WHAT THE TASK REQUIRES
Hunt through the lines below for the string "pivoted" and copy each one that has it.

--- TASK INPUT ---

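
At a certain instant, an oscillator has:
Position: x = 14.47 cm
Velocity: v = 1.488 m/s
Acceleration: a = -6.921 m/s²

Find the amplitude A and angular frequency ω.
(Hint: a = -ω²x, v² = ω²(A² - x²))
a = −ω²x → ω = √(|a|/x) = √(6.921/0.1447) = 6.916 rad/s
v² = ω²(A² − x²) → A = √(x² + v²/ω²) = √(0.1447² + 1.488²/6.916²) = 0.2593 m = 25.93 cm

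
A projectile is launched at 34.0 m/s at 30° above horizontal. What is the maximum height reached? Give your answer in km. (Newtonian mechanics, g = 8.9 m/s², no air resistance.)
H = v₀²sin²(θ)/(2g) (with unit conversion) = 0.01624 km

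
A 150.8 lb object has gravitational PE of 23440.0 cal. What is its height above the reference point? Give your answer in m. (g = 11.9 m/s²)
PE = mgh → h = PE/(mg) = 9.807e+04 J / (68.4 kg × 11.9 m/s²) = 120.5 m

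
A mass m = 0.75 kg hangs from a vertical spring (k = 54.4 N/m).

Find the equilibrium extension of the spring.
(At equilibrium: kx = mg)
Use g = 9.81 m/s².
x_eq = mg/k = 0.75×9.81/54.4 = 0.1352 m = 13.52 cm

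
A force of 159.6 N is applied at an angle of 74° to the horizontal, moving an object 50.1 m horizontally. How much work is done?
W = Fd cosθ = 159.6×50.1×cos(74°) = 2204.0 J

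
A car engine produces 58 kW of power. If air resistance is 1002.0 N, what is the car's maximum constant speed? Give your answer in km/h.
P = Fv → v = P/F = 58000 W / 1002 N = 57.88 m/s = 208.4 km/h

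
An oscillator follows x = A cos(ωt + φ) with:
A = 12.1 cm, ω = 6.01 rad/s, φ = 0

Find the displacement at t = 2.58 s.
x = A cos(ωt + φ) = 12.1×cos(6.01×2.58 + 0) = -11.85 cm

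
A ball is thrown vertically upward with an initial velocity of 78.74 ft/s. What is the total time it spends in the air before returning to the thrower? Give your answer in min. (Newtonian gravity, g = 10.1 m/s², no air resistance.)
t_total = 2v₀/g (with unit conversion) = 0.07921 min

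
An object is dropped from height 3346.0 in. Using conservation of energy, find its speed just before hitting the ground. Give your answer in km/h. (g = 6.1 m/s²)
mgh = ½mv² → v = √(2gh) = √(2×6.1×84.99) = 32.2 m/s = 115.9 km/h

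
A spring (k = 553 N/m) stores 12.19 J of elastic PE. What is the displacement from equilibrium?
PE = ½kx² → x = √(2PE/k) = √(2×12.19/553) = 0.21 m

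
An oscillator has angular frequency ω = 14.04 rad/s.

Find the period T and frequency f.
T = 2π/ω = 2π/14.04 = 0.4475 s; f = ω/2π = 2.235 Hz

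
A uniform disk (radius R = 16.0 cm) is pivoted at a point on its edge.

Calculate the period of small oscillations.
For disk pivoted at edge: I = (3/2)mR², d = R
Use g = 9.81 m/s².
I/m = (3/2)R² = 0.0384 m²; d = R = 0.16 m
T = 2π√((3/2)R²/(gR)) = 2π√(3R/(2g)) = 0.9828 s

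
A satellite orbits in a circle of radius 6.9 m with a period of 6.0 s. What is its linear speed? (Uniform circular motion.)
v = 2πr/T = 2π×6.9/6.0 = 7.23 m/s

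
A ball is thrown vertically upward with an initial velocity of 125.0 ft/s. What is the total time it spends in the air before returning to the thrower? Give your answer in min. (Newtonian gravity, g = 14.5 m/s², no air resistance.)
t_total = 2v₀/g (with unit conversion) = 0.08759 min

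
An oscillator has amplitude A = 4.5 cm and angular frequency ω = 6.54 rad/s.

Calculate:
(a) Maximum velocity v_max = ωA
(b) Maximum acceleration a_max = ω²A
v_max = ωA = 6.54×0.045 = 0.2943 m/s
a_max = ω²A = 6.54²×0.045 = 1.925 m/s²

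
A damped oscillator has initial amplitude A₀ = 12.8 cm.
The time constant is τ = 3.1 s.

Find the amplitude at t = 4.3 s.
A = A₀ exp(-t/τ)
A = A₀ exp(−t/τ) = 12.8×exp(−4.3/3.1) = 3.197 cm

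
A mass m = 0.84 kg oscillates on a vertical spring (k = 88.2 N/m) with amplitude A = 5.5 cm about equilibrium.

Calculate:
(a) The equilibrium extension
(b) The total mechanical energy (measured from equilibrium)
x_eq = mg/k = 0.84×9.81/88.2 = 0.09343 m = 9.343 cm
E = ½kA² = ½×88.2×(0.055)² = 0.1334 J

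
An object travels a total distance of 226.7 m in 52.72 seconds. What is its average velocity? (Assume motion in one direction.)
v_avg = Δd / Δt = 226.7 / 52.72 = 4.3 m/s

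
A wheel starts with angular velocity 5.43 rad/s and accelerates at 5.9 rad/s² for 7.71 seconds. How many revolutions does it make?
θ = ω₀t + ½αt² = 5.43×7.71 + ½×5.9×7.71² = 217.23 rad
Revolutions = θ/(2π) = 217.23/(2π) = 34.57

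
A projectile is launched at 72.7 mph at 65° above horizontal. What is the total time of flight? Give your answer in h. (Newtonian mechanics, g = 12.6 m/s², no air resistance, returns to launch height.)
T = 2v₀sin(θ)/g (with unit conversion) = 0.001299 h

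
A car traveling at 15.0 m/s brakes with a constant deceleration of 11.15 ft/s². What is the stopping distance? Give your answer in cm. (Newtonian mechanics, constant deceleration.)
d = v₀² / (2a) (with unit conversion) = 3310.0 cm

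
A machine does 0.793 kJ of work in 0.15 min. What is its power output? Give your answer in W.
P = W/t = 793 J / 9 s = 88.11 W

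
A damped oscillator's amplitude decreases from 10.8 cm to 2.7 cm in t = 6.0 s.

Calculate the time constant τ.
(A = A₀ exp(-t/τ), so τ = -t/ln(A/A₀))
A/A₀ = 2.7/10.8 = 0.25; ln(A/A₀) = -1.386
τ = −t/ln(A/A₀) = −6.0/-1.386 = 4.328 s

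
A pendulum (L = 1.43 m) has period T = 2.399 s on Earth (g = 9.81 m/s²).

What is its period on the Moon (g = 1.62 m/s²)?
T = 2π√(L/g), so T_moon/T_earth = √(g_earth/g_moon)
T_moon = 2π√(1.43/1.62) = 5.903 s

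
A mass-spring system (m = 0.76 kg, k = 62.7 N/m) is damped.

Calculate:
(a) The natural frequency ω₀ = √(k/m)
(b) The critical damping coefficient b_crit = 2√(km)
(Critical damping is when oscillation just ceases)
ω₀ = √(k/m) = √(62.7/0.76) = 9.083 rad/s
b_crit = 2√(km) = 2√(62.7×0.76) = 13.81 kg/s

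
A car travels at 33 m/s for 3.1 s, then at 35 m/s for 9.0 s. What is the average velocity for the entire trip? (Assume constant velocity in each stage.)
d₁ = v₁t₁ = 33 × 3.1 = 102.3 m
d₂ = v₂t₂ = 35 × 9.0 = 315 m
d_total = 417.3 m, t_total = 12.1 s
v_avg = d_total/t_total = 417.3/12.1 = 34.49 m/s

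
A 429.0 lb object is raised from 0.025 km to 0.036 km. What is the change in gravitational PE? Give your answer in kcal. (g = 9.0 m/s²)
ΔPE = mg(h₂ − h₁) = 194.6 kg × 9.0 m/s² × (36 − 25) m = 1.926e+04 J = 4.604 kcal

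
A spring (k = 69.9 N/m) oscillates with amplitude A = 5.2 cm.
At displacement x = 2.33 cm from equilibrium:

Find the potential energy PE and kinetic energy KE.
E_total = ½kA² = ½×69.9×(0.052)² = 0.0945 J
PE = ½kx² = ½×69.9×(0.0233)² = 0.01897 J
KE = E_total − PE = 0.07553 J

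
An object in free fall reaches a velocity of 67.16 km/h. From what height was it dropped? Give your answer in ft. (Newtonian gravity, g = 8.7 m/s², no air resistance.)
h = v²/(2g) (with unit conversion) = 65.62 ft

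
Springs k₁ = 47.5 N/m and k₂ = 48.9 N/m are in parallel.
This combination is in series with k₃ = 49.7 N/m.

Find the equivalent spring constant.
k₁₂ = k₁ + k₂ = 96.4 N/m (parallel)
1/k_eq = 1/k₁₂ + 1/k₃ → k_eq = 32.79 N/m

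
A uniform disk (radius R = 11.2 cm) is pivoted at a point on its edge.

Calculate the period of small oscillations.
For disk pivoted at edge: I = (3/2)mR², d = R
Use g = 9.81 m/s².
I/m = (3/2)R² = 0.01882 m²; d = R = 0.112 m
T = 2π√((3/2)R²/(gR)) = 2π√(3R/(2g)) = 0.8222 s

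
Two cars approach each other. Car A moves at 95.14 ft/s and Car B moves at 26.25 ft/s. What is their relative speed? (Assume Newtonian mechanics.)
v_rel = v_A + v_B = 95.14 + 26.25 = 121.4 ft/s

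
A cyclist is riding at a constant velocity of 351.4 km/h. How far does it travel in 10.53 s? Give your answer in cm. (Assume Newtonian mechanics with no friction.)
d = vt (with unit conversion) = 102800.0 cm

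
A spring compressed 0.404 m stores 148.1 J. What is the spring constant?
PE = ½kx² → k = 2PE/x² = 2×148.1/0.404² = 1815.0 N/m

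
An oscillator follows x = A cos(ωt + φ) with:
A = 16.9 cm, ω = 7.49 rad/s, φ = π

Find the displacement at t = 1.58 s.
x = A cos(ωt + φ) = 16.9×cos(7.49×1.58 + π) = -12.57 cm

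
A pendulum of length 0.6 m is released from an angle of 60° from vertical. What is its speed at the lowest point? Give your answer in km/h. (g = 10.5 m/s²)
h = L(1 − cosθ) = 0.6×(1 − cos60°) = 0.3 m
v = √(2gh) = √(2×10.5×0.3) = 2.51 m/s = 9.036 km/h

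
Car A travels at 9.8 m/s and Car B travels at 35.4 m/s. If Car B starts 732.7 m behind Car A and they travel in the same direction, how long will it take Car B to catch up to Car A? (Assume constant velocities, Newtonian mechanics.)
Relative speed: v_rel = 35.4 - 9.8 = 25.6 m/s
Time to catch: t = d₀/v_rel = 732.7/25.6 = 28.62 s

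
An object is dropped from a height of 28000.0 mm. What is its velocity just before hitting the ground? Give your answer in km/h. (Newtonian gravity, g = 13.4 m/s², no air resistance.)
v = √(2gh) (with unit conversion) = 98.62 km/h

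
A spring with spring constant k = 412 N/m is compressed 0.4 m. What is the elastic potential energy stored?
PE = ½kx² = ½×412×0.4² = 32.96 J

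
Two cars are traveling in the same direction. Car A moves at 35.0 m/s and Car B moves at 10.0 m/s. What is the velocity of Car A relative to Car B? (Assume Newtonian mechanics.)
v_rel = v_A - v_B = 35.0 - 10.0 = 25.0 m/s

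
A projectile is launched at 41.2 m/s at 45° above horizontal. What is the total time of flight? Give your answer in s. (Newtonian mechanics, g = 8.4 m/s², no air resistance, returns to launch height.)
T = 2v₀sin(θ)/g = 6.936 s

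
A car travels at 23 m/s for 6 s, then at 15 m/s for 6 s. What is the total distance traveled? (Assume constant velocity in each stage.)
d₁ = v₁t₁ = 23 × 6 = 138 m
d₂ = v₂t₂ = 15 × 6 = 90 m
d_total = 138 + 90 = 228 m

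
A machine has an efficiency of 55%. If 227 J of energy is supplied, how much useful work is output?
W_out = η × W_in = 0.55 × 227 = 124.85 J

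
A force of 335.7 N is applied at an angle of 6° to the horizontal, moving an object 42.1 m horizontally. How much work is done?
W = Fd cosθ = 335.7×42.1×cos(6°) = 14056.0 J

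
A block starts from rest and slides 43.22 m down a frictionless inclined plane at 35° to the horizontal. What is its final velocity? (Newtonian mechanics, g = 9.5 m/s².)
a = g sin(θ) = 9.5 × sin(35°) = 5.45 m/s²
v = √(2ad) = √(2 × 5.45 × 43.22) = 21.7 m/s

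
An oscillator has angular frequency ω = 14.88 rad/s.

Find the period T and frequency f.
T = 2π/ω = 2π/14.88 = 0.4223 s; f = ω/2π = 2.368 Hz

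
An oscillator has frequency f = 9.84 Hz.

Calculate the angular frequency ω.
ω = 2πf = 2π×9.84 = 61.83 rad/s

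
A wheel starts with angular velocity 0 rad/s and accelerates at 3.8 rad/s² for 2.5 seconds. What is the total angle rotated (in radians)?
θ = ω₀t + ½αt² = 0×2.5 + ½×3.8×2.5² = 11.88 rad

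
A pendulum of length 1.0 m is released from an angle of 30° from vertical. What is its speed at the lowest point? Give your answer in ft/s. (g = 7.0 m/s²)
h = L(1 − cosθ) = 1.0×(1 − cos30°) = 0.134 m
v = √(2gh) = √(2×7.0×0.134) = 1.37 m/s = 4.493 ft/s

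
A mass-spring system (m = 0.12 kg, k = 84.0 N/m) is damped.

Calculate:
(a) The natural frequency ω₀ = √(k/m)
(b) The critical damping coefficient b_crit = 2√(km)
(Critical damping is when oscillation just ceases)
ω₀ = √(k/m) = √(84.0/0.12) = 26.46 rad/s
b_crit = 2√(km) = 2√(84.0×0.12) = 6.35 kg/s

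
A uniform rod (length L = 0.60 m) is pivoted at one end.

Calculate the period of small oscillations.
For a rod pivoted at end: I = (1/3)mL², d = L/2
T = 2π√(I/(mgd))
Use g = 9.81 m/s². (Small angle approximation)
I/m = (1/3)L² = 0.12 m²; d = L/2 = 0.3 m
T = 2π√(I/(mgd)) = 2π√(0.12/(9.81×0.3)) = 1.269 s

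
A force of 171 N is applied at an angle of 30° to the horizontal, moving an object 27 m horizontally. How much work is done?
W = Fd cosθ = 171×27×cos(30°) = 3998.4 J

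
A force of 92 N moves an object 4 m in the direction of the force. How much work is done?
W = Fd = 92×4 = 368.0 J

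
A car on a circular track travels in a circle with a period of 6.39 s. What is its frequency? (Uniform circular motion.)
f = 1/T = 1/6.39 = 0.1565 Hz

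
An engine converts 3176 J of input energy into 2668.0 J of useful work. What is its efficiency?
η = W_out/W_in = 2668.0/3176 = 0.8401 = 84.01%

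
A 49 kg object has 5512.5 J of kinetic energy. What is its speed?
KE = ½mv² → v = √(2KE/m) = √(2×5512.5/49) = 15.0 m/s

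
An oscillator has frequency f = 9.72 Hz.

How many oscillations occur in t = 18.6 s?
n = f×t = 9.72×18.6 = 180.8 oscillations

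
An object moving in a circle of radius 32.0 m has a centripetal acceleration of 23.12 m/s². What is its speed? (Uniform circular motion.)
v = √(a_c × r) = √(23.12 × 32.0) = 27.2 m/s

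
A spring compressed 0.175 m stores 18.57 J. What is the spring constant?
PE = ½kx² → k = 2PE/x² = 2×18.57/0.175² = 1213.0 N/m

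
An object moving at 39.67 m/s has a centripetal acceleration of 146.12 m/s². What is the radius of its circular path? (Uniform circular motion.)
r = v²/a_c = 39.67²/146.12 = 10.77 m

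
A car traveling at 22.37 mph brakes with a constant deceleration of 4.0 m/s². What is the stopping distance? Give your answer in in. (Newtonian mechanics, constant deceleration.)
d = v₀² / (2a) (with unit conversion) = 492.2 in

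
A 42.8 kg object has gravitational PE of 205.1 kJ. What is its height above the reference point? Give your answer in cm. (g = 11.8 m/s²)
PE = mgh → h = PE/(mg) = 2.051e+05 J / (42.8 kg × 11.8 m/s²) = 406.1 m = 40610.0 cm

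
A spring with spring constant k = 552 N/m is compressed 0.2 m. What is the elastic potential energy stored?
PE = ½kx² = ½×552×0.2² = 11.04 J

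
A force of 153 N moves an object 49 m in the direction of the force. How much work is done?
W = Fd = 153×49 = 7497.0 J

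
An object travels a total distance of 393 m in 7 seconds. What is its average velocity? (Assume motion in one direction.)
v_avg = Δd / Δt = 393 / 7 = 56.14 m/s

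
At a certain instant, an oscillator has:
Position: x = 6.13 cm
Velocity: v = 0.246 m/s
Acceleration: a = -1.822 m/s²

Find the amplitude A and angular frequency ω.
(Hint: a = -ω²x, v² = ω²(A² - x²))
a = −ω²x → ω = √(|a|/x) = √(1.822/0.0613) = 5.452 rad/s
v² = ω²(A² − x²) → A = √(x² + v²/ω²) = √(0.0613² + 0.246²/5.452²) = 0.07612 m = 7.612 cm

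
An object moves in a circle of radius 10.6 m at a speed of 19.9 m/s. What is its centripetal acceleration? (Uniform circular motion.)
a_c = v²/r = 19.9²/10.6 = 396.01/10.6 = 37.36 m/s²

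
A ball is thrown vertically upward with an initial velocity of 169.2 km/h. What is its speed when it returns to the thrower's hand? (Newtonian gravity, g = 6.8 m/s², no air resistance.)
By conservation of energy, the ball returns at the same speed = 169.2 km/h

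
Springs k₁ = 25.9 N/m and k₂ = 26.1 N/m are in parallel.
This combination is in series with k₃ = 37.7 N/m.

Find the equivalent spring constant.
k₁₂ = k₁ + k₂ = 52 N/m (parallel)
1/k_eq = 1/k₁₂ + 1/k₃ → k_eq = 21.86 N/m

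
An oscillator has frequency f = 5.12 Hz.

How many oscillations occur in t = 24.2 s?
n = f×t = 5.12×24.2 = 123.9 oscillations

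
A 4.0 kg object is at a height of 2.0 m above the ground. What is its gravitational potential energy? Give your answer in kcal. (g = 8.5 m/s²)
PE = mgh = 4 kg × 8.5 m/s² × 2 m = 68 J = 0.01625 kcal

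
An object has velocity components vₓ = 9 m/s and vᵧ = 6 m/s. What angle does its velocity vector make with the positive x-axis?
θ = arctan(vᵧ/vₓ) = arctan(6/9) = 33.69°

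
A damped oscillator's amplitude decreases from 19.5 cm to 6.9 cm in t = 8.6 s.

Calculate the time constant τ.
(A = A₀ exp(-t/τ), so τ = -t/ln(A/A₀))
A/A₀ = 6.9/19.5 = 0.3538; ln(A/A₀) = -1.039
τ = −t/ln(A/A₀) = −8.6/-1.039 = 8.278 s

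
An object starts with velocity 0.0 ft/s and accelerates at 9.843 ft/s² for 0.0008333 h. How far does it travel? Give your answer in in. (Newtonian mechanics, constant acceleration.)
d = v₀t + ½at² (with unit conversion) = 531.5 in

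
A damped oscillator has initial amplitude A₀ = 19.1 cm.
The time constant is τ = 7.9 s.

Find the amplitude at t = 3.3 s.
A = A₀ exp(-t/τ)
A = A₀ exp(−t/τ) = 19.1×exp(−3.3/7.9) = 12.58 cm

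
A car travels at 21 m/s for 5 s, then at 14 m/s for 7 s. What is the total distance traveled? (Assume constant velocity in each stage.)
d₁ = v₁t₁ = 21 × 5 = 105 m
d₂ = v₂t₂ = 14 × 7 = 98 m
d_total = 105 + 98 = 203 m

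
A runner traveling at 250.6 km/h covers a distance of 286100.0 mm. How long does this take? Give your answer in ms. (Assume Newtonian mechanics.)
t = d/v (with unit conversion) = 4110.0 ms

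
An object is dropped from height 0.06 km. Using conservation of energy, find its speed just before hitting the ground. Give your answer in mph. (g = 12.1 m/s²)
mgh = ½mv² → v = √(2gh) = √(2×12.1×60) = 38.11 m/s = 85.24 mph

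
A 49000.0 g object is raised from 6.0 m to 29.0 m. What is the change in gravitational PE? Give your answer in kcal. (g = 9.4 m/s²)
ΔPE = mg(h₂ − h₁) = 49 kg × 9.4 m/s² × (29 − 6) m = 1.059e+04 J = 2.532 kcal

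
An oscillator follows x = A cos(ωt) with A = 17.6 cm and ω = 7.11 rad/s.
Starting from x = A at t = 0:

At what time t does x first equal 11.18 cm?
cos(ωt) = x/A = 11.18/17.6 = 0.6352
ωt = arccos(0.6352) = 0.8825 rad
t = 0.8825/7.11 = 0.1241 s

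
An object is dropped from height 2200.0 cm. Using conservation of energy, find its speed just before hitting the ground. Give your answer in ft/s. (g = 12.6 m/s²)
mgh = ½mv² → v = √(2gh) = √(2×12.6×22) = 23.55 m/s = 77.25 ft/s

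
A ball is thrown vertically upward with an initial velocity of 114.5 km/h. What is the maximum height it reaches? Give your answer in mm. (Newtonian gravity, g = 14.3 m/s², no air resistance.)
h_max = v₀²/(2g) (with unit conversion) = 35370.0 mm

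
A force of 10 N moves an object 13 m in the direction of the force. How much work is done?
W = Fd = 10×13 = 130.0 J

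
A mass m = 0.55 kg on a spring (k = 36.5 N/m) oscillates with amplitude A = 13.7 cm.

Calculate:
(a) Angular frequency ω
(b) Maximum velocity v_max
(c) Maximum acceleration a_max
ω = √(k/m) = √(36.5/0.55) = 8.146 rad/s
v_max = ωA = 8.146×0.137 = 1.116 m/s
a_max = ω²A = 8.146²×0.137 = 9.092 m/s²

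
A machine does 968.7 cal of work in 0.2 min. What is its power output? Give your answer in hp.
P = W/t = 4053 J / 12 s = 337.8 W = 0.4529 hp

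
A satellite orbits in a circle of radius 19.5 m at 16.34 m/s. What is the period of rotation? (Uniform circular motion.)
T = 2πr/v = 2π×19.5/16.34 = 7.5 s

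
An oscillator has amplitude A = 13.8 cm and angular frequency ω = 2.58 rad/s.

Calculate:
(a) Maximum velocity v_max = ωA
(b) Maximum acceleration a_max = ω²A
v_max = ωA = 2.58×0.138 = 0.356 m/s
a_max = ω²A = 2.58²×0.138 = 0.9186 m/s²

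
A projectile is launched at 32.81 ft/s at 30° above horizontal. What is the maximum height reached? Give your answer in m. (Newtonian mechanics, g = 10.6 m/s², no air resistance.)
H = v₀²sin²(θ)/(2g) (with unit conversion) = 1.179 m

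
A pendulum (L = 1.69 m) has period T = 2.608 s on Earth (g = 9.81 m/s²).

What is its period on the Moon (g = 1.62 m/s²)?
T = 2π√(L/g), so T_moon/T_earth = √(g_earth/g_moon)
T_moon = 2π√(1.69/1.62) = 6.417 s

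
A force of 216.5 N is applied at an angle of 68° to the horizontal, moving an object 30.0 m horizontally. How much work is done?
W = Fd cosθ = 216.5×30.0×cos(68°) = 2433.1 J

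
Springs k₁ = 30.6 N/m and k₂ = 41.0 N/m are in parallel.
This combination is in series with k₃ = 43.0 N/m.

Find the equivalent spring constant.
k₁₂ = k₁ + k₂ = 71.6 N/m (parallel)
1/k_eq = 1/k₁₂ + 1/k₃ → k_eq = 26.87 N/m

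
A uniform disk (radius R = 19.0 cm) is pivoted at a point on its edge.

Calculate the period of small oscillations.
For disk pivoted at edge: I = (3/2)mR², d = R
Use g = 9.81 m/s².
I/m = (3/2)R² = 0.05415 m²; d = R = 0.19 m
T = 2π√((3/2)R²/(gR)) = 2π√(3R/(2g)) = 1.071 s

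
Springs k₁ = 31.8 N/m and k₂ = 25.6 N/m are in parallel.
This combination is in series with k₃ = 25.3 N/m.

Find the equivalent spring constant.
k₁₂ = k₁ + k₂ = 57.4 N/m (parallel)
1/k_eq = 1/k₁₂ + 1/k₃ → k_eq = 17.56 N/m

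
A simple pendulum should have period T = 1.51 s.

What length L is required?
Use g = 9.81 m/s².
T = 2π√(L/g) → L = g(T/2π)² = 9.81×(1.51/2π)² = 0.5666 m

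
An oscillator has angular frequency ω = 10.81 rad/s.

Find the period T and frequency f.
T = 2π/ω = 2π/10.81 = 0.5812 s; f = ω/2π = 1.72 Hz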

---

WRITTEN RESPONSE
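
A uniform disk (radius R = 16.0 cm) is pivoted at a point on its edge.
For disk pivoted at edge: I = (3/2)mR², d = R
A uniform disk (radius R = 11.2 cm) is pivoted at a point on its edge.
For disk pivoted at edge: I = (3/2)mR², d = R
A uniform rod (length L = 0.60 m) is pivoted at one end.
For a rod pivoted at end: I = (1/3)mL², d = L/2
A uniform disk (radius R = 19.0 cm) is pivoted at a point on its edge.
For disk pivoted at edge: I = (3/2)mR², d = R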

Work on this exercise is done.